Records contained in a dataset
************

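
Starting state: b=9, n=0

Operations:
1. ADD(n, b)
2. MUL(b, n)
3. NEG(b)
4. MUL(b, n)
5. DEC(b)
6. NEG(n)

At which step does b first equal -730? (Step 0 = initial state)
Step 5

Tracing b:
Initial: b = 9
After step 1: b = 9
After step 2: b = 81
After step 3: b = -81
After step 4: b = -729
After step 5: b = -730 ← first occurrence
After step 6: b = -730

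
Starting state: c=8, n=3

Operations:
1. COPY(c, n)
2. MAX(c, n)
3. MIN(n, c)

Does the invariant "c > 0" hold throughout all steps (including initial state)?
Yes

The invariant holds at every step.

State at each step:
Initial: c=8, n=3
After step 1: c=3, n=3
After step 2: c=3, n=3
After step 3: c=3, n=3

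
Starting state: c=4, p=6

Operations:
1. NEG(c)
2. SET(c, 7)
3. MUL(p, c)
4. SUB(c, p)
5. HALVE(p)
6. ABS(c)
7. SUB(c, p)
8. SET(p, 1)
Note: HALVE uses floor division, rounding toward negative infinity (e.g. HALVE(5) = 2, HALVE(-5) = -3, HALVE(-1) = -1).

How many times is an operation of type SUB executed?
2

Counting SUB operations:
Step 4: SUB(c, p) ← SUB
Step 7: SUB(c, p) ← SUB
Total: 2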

************

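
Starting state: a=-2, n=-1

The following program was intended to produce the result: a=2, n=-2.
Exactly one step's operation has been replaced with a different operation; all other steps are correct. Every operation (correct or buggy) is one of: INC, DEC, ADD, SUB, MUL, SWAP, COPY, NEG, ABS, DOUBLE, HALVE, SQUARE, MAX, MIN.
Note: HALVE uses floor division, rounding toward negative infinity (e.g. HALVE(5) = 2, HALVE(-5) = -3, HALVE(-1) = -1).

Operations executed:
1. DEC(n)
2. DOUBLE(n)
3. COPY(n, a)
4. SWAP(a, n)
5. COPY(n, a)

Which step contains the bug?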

************

DIRECTIONS FOR THIS TASK
The required answer is the exact run of lines above starting at the line with "Starting state: a=-2, n=-1" and ending at the line with "Which step contains the bug?", with both ends present.

ANSWER TO THE PROBLEM
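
Starting state: a=-2, n=-1

The following program was intended to produce the result: a=2, n=-2.
Exactly one step's operation has been replaced with a different operation; all other steps are correct. Every operation (correct or buggy) is one of: INC, DEC, ADD, SUB, MUL, SWAP, COPY, NEG, ABS, DOUBLE, HALVE, SQUARE, MAX, MIN.
Note: HALVE uses floor division, rounding toward negative infinity (e.g. HALVE(5) = 2, HALVE(-5) = -3, HALVE(-1) = -1).

Operations executed:
1. DEC(n)
2. DOUBLE(n)
3. COPY(n, a)
4. SWAP(a, n)
5. COPY(n, a)

Which step contains the bug?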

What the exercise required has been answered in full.